--- Source material ---

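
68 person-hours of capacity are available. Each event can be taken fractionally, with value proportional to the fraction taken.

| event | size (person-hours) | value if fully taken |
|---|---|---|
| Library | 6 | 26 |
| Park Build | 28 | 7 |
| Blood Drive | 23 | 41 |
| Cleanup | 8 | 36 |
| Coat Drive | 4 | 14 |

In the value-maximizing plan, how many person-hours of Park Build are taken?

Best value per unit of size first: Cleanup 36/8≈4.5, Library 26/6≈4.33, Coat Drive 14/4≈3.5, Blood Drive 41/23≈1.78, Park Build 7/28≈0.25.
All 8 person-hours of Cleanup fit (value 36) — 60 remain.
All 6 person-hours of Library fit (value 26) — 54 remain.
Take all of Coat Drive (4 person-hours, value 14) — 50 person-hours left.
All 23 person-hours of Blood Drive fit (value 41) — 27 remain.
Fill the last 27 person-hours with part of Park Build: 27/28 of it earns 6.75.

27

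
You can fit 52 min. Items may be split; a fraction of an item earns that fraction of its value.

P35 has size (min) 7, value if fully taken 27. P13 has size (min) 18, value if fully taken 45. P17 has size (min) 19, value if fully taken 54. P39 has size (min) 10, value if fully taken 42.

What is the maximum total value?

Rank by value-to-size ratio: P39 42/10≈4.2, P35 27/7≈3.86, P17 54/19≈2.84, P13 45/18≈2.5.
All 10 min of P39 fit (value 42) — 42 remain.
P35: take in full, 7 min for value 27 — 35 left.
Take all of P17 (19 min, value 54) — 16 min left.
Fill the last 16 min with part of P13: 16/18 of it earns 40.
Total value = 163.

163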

---

All of the entries must be given again, word for word.

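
68 person-hours of capacity are available. Each event can be taken fractionally, with value proportional to the fraction taken.

| event | size (person-hours) | value if fully taken |
|---|---|---|
| Library | 6 | 26 |
| Park Build | 28 | 7 |
| Blood Drive | 23 | 41 |
| Cleanup | 8 | 36 |
| Coat Drive | 4 | 14 |

In the value-maximizing plan, how many person-hours of Park Build are taken?

Best value per unit of size first: Cleanup 36/8≈4.5, Library 26/6≈4.33, Coat Drive 14/4≈3.5, Blood Drive 41/23≈1.78, Park Build 7/28≈0.25.
All 8 person-hours of Cleanup fit (value 36) — 60 remain.
All 6 person-hours of Library fit (value 26) — 54 remain.
Take all of Coat Drive (4 person-hours, value 14) — 50 person-hours left.
All 23 person-hours of Blood Drive fit (value 41) — 27 remain.
Fill the last 27 person-hours with part of Park Build: 27/28 of it earns 6.75.

27

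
You can fit 52 min. Items may be split; a fraction of an item earns that fraction of its value.

P35 has size (min) 7, value if fully taken 27. P13 has size (min) 18, value if fully taken 45. P17 has size (min) 19, value if fully taken 54. P39 has size (min) 10, value if fully taken 42.

What is the maximum total value?

Rank by value-to-size ratio: P39 42/10≈4.2, P35 27/7≈3.86, P17 54/19≈2.84, P13 45/18≈2.5.
All 10 min of P39 fit (value 42) — 42 remain.
P35: take in full, 7 min for value 27 — 35 left.
Take all of P17 (19 min, value 54) — 16 min left.
Fill the last 16 min with part of P13: 16/18 of it earns 40.
Total value = 163.

163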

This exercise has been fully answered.